= Beginning of Section =

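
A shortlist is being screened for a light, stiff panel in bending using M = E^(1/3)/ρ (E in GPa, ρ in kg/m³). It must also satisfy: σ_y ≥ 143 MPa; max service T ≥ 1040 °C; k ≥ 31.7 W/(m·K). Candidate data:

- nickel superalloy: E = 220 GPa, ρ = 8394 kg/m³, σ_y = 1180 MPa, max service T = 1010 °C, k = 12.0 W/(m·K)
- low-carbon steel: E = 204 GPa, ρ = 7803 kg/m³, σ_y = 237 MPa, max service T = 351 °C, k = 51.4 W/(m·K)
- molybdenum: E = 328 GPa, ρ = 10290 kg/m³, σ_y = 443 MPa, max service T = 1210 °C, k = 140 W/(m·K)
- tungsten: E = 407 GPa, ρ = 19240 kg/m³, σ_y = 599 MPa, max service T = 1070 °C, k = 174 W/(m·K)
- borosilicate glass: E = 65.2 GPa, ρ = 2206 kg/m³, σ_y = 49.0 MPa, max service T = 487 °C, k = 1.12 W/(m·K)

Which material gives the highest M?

molybdenum

Screen on constraints: σ_y ≥ 143 MPa; max service T ≥ 1040 °C; k ≥ 31.7 W/(m·K). Survivors: molybdenum, tungsten.
Per-candidate index values:
  molybdenum: M = 0.670×10⁻³
  tungsten: M = 0.385×10⁻³
The maximum is for molybdenum.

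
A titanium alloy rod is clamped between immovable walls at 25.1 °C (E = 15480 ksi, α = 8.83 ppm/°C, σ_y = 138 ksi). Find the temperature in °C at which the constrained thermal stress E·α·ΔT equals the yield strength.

1030 °C

E = 15480 ksi = 106.7 GPa.
σ_y = 138 ksi = 951.5 MPa.
E·α·ΔT = 951.5 MPa ⇒ ΔT = 951.5 / (106.7×10³ × 8.83×10⁻⁶) = 1010 K.
T = 25.1 + 1010 = 1035 °C.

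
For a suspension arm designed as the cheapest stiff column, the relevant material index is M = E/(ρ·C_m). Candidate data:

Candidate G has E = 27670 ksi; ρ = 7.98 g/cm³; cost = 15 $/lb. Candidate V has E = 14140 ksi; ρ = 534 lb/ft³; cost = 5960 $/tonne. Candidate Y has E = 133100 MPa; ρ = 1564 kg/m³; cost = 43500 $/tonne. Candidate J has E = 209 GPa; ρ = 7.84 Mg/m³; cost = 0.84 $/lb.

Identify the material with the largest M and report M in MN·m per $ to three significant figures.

candidate J, M = 14.4 MN·m per $

Normalizing units and computing the index:
  candidate G: E = 190.8 GPa, ρ = 7980 kg/m³, cost = 33.07 $/kg
  candidate V: E = 97.49 GPa, ρ = 8554 kg/m³, cost = 5.960 $/kg
  candidate Y: E = 133.1 GPa, ρ = 1564 kg/m³, cost = 43.50 $/kg
  candidate J: E = 209.0 GPa, ρ = 7840 kg/m³, cost = 1.852 $/kg
  candidate J: M = 14.4 MN·m per $
  candidate Y: M = 1.96 MN·m per $
  candidate V: M = 1.91 MN·m per $
  candidate G: M = 0.723 MN·m per $
Highest index: candidate J.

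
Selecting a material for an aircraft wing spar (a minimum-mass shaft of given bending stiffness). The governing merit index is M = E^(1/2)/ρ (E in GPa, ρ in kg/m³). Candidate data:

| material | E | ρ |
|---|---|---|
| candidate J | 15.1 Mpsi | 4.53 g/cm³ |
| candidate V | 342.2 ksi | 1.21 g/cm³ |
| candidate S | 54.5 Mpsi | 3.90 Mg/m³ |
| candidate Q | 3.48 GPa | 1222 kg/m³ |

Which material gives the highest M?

candidate S

In SI units:
  candidate J: E = 104.1 GPa, ρ = 4530 kg/m³
  candidate V: E = 2.359 GPa, ρ = 1210 kg/m³
  candidate S: E = 375.8 GPa, ρ = 3900 kg/m³
  candidate Q: E = 3.480 GPa, ρ = 1222 kg/m³
  candidate S: M = 4.97×10⁻³
  candidate J: M = 2.25×10⁻³
  candidate Q: M = 1.53×10⁻³
  candidate V: M = 1.27×10⁻³
Highest index: candidate S.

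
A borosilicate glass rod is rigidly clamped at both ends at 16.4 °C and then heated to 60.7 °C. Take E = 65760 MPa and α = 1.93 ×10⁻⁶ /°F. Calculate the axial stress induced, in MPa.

10.1 MPa

E = 65760 MPa = 65.76 GPa.
α = 1.93×10⁻⁶/°F × 9/5 = 3.47×10⁻⁶/K.
ΔT = 44.30 K. Constrained thermal stress σ = E·α·ΔT = 65.76×10³ MPa × 3.47×10⁻⁶ × 44.30 = 10.1 MPa (compressive).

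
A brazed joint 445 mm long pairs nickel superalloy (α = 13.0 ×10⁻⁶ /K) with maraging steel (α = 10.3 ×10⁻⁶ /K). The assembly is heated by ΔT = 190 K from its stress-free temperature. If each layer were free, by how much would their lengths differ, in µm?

Δα = |13.0 − 10.3|×10⁻⁶/K = 2.70×10⁻⁶/K.
ΔL_mismatch = Δα·L·ΔT = 2.70×10⁻⁶ × 445.0 mm × 190.0 K = 228 µm.

228 µm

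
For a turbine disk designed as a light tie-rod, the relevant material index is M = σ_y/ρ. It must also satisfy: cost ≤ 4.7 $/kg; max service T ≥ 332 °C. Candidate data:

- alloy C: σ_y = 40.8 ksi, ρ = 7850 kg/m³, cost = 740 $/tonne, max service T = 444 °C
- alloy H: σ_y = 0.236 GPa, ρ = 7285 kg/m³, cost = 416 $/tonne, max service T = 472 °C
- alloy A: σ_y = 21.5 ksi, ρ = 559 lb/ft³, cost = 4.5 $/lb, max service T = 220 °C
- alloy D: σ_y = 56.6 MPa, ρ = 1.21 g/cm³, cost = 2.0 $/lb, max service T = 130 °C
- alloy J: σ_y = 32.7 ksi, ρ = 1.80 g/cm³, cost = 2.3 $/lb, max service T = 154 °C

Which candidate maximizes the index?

Screen on constraints: cost ≤ 4.7 $/kg; max service T ≥ 332 °C. Survivors: alloy C, alloy H.
Normalizing units and computing the index:
  alloy C: σ_y = 281.3 MPa, ρ = 7850 kg/m³
  alloy H: σ_y = 236.0 MPa, ρ = 7285 kg/m³
  alloy C: M = 35.8 kN·m/kg
  alloy H: M = 32.4 kN·m/kg
Alloy C has the largest M.

alloy C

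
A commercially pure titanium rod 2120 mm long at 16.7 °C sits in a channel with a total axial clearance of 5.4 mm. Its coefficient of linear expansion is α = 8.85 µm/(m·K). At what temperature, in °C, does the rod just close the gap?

305 °C

α·L₀·ΔT = 5.4 mm ⇒ ΔT = 5.4 / (8.85×10⁻⁶ × 2120.0) = 287.8 K.
T = 16.7 + 287.8 = 304.5 °C.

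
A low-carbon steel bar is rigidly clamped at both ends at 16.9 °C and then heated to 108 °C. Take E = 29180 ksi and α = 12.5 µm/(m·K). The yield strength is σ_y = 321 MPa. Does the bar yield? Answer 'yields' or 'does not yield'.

E = 29180 ksi = 201.2 GPa.
ΔT = 91.10 K. Constrained thermal stress σ = E·α·ΔT = 201.2×10³ MPa × 12.5×10⁻⁶ × 91.10 = 229 MPa (compressive).
Compare to σ_y = 321 MPa: σ < σ_y, so it does not yield.

does not yield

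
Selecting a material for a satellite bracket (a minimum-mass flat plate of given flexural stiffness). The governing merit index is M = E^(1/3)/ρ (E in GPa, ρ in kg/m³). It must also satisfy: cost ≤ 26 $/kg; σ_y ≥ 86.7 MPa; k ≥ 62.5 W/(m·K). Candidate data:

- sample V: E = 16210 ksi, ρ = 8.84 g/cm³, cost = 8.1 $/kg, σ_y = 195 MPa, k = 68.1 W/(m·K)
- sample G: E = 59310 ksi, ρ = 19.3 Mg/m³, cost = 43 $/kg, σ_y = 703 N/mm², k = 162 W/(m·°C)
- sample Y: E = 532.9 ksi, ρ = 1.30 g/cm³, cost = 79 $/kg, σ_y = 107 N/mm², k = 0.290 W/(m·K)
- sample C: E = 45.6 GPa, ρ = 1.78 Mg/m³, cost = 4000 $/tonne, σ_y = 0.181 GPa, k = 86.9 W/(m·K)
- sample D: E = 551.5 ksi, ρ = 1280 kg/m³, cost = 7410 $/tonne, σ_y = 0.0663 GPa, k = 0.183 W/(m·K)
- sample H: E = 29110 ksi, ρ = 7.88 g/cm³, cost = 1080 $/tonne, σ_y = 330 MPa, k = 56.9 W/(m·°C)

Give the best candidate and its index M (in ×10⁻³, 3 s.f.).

sample C, M = 2.01×10⁻³

Screen on constraints: cost ≤ 26 $/kg; σ_y ≥ 86.7 MPa; k ≥ 62.5 W/(m·K). Survivors: sample V, sample C.
After converting to SI:
  sample V: E = 111.8 GPa, ρ = 8840 kg/m³
  sample C: E = 45.60 GPa, ρ = 1780 kg/m³
  sample C: M = 2.01×10⁻³
  sample V: M = 0.545×10⁻³
The maximum is for sample C.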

= End of Section =

▶ ASSIGNMENT:
Only the lines from the first line of the records through the line with "Candidate G has" should be reproduced, exactly and with nothing added.

▶ FINISHED TASK:
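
A shortlist is being screened for a light, stiff panel in bending using M = E^(1/3)/ρ (E in GPa, ρ in kg/m³). It must also satisfy: σ_y ≥ 143 MPa; max service T ≥ 1040 °C; k ≥ 31.7 W/(m·K). Candidate data:

- nickel superalloy: E = 220 GPa, ρ = 8394 kg/m³, σ_y = 1180 MPa, max service T = 1010 °C, k = 12.0 W/(m·K)
- low-carbon steel: E = 204 GPa, ρ = 7803 kg/m³, σ_y = 237 MPa, max service T = 351 °C, k = 51.4 W/(m·K)
- molybdenum: E = 328 GPa, ρ = 10290 kg/m³, σ_y = 443 MPa, max service T = 1210 °C, k = 140 W/(m·K)
- tungsten: E = 407 GPa, ρ = 19240 kg/m³, σ_y = 599 MPa, max service T = 1070 °C, k = 174 W/(m·K)
- borosilicate glass: E = 65.2 GPa, ρ = 2206 kg/m³, σ_y = 49.0 MPa, max service T = 487 °C, k = 1.12 W/(m·K)

Which material gives the highest M?

molybdenum

Screen on constraints: σ_y ≥ 143 MPa; max service T ≥ 1040 °C; k ≥ 31.7 W/(m·K). Survivors: molybdenum, tungsten.
Per-candidate index values:
  molybdenum: M = 0.670×10⁻³
  tungsten: M = 0.385×10⁻³
The maximum is for molybdenum.

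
A titanium alloy rod is clamped between immovable walls at 25.1 °C (E = 15480 ksi, α = 8.83 ppm/°C, σ_y = 138 ksi). Find the temperature in °C at which the constrained thermal stress E·α·ΔT equals the yield strength.

1030 °C

E = 15480 ksi = 106.7 GPa.
σ_y = 138 ksi = 951.5 MPa.
E·α·ΔT = 951.5 MPa ⇒ ΔT = 951.5 / (106.7×10³ × 8.83×10⁻⁶) = 1010 K.
T = 25.1 + 1010 = 1035 °C.

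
For a suspension arm designed as the cheapest stiff column, the relevant material index is M = E/(ρ·C_m). Candidate data:

Candidate G has E = 27670 ksi; ρ = 7.98 g/cm³; cost = 15 $/lb. Candidate V has E = 14140 ksi; ρ = 534 lb/ft³; cost = 5960 $/tonne. Candidate Y has E = 133100 MPa; ρ = 1564 kg/m³; cost = 43500 $/tonne. Candidate J has E = 209 GPa; ρ = 7.84 Mg/m³; cost = 0.84 $/lb.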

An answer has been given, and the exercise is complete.